Material provided:
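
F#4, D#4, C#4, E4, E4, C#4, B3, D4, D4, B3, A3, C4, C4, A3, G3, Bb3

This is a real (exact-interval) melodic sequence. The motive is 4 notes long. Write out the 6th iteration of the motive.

Ab3 F3 Eb3 Gb3

Taking 4-note groups, the heads are F#4, E4, D4, C4: the pattern moves down a 2nd.
Carrying on: Bb3 → Ab3.
From Ab3 the exact shape gives Ab3 F3 Eb3 Gb3.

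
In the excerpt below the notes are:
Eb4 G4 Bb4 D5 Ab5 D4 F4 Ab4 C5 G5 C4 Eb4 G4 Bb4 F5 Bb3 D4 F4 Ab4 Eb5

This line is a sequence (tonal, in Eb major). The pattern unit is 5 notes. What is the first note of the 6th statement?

The 5-note cells begin on Eb4, D4, C4, Bb3 — each down a 2nd from the last.
Extending the heads down a 2nd: Ab3 → G3.

G3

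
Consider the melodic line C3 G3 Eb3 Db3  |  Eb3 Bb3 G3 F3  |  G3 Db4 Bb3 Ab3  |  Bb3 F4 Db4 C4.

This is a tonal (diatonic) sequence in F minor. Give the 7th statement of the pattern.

With a 4-note motive the entries are C3, Eb3, G3, Bb3, each up a 3rd from the previous.
Continuing the starts: Db4 → F4 → Ab4.
So cell 7 is Ab4 Eb5 C5 Bb4.

Ab4 Eb5 C5 Bb4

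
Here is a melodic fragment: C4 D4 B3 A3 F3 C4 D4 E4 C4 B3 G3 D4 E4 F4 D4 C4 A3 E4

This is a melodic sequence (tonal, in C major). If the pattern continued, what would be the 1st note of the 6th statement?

With 6-note cells, note 1 of each statement runs C4, D4, E4.
Extending up a 2nd: F4 → G4 → A4.

A4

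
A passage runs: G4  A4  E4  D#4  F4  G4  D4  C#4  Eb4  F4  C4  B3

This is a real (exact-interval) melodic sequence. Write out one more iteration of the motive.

Unit = 4 notes; the statements start on G4, F4, Eb4, moving down a 2nd each time.
So cell 4 is Db4 Eb4 Bb3 A3.

Db4 Eb4 Bb3 A3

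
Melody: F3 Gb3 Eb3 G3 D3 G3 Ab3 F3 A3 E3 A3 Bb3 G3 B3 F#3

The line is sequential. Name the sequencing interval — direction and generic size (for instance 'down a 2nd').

up a 2nd

With a 5-note motive the entries are F3, G3, A3, each up a 2nd from the previous.
From F3 to G3: up a 2nd.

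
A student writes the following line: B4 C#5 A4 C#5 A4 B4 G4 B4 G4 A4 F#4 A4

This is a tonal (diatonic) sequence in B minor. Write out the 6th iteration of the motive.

The 4-note cells begin on B4, A4, G4 — each down a 2nd from the last.
Carrying on: F#4 → E4 → D4.
From D4 the diatonic shape gives D4 E4 C#4 E4.

D4 E4 C#4 E4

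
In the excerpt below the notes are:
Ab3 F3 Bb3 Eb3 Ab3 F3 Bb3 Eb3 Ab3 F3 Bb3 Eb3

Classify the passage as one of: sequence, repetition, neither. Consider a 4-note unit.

repetition

Each 4-note cell is identical (Ab3 F3 Bb3 Eb3), restated at the same pitch.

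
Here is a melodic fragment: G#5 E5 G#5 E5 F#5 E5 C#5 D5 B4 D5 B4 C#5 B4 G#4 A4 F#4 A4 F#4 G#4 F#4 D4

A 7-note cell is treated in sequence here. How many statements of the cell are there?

3

21 notes in groups of 7 gives 21/7 = 3 statements.
Starts: G#5, D5, A4 — each down a 4th.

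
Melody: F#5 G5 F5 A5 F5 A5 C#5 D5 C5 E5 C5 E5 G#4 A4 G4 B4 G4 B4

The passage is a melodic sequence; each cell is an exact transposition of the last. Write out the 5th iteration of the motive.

A#3 B3 A3 C#4 A3 C#4

Unit = 6 notes; the statements start on F#5, C#5, G#4, moving down a 4th each time.
Continuing the starts: D#4 → A#3.
From A#3 the exact shape gives A#3 B3 A3 C#4 A3 C#4.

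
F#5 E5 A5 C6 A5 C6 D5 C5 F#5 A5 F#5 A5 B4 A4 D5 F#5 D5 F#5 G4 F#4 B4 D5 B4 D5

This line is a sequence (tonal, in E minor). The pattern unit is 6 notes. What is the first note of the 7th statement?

A3

With a 6-note motive the entries are F#5, D5, B4, G4, each down a 3rd from the previous.
Extending the heads down a 3rd: E4 → C4 → A3.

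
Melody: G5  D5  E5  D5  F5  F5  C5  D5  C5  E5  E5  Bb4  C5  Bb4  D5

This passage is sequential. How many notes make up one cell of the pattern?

5

15 notes total. Splitting into 3 groups of 5:
G5 D5 E5 D5 F5 | F5 C5 D5 C5 E5 | E5 Bb4 C5 Bb4 D5
Each cell is the previous one down a 2nd — so the unit is 5 notes.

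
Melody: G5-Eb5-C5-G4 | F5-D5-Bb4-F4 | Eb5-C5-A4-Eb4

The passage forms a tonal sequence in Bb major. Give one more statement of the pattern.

Taking 4-note groups, the heads are G5, F5, Eb5: the pattern moves down a 2nd.
Statement 4 starts on D5 and keeps the same diatonic contour: D5 Bb4 G4 D4.

D5 Bb4 G4 D4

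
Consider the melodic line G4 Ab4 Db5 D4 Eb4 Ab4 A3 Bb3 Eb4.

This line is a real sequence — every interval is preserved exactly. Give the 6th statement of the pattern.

Taking 3-note groups, the heads are G4, D4, A3: the pattern moves down a 4th.
Carrying on: E3 → B2 → F#2.
So cell 6 is F#2 G2 C3.

F#2 G2 C3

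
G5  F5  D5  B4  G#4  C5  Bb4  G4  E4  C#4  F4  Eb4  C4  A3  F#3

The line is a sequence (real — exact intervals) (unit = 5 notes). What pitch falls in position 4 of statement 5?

G2

The unit is 5 notes. Position-4 pitches of the 3 shown cells: B4, E4, A3.
Extending down a 5th: D3 → G2.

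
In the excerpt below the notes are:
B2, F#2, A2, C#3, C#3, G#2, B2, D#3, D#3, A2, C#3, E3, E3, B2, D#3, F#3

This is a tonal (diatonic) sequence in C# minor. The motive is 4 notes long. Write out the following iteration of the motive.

Taking 4-note groups, the heads are B2, C#3, D#3, E3: the pattern moves up a 2nd.
Statement 5 starts on F#3 and keeps the same diatonic contour: F#3 C#3 E3 G#3.

F#3 C#3 E3 G#3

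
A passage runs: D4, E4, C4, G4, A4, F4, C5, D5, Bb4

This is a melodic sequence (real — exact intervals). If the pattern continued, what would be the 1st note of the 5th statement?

Bb5

Grouping in 3s, the 1st note of each cell is D4, G4, C5.
Carrying that up a 4th forward: F5 → Bb5.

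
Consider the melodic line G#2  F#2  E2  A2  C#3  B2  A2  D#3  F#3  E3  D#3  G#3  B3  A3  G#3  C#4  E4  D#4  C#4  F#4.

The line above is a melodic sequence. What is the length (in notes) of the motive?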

Exercise instructions: Return every line of the listing above that contains "Melody".

Solution for this task:
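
Melody: F3 Gb3 Eb3 G3 D3 G3 Ab3 F3 A3 E3 A3 Bb3 G3 B3 F#3
Melody: F#5 G5 F5 A5 F5 A5 C#5 D5 C5 E5 C5 E5 G#4 A4 G4 B4 G4 B4
Melody: G5  D5  E5  D5  F5  F5  C5  D5  C5  E5  E5  Bb4  C5  Bb4  D5
Melody: G5-Eb5-C5-G4 | F5-D5-Bb4-F4 | Eb5-C5-A4-Eb4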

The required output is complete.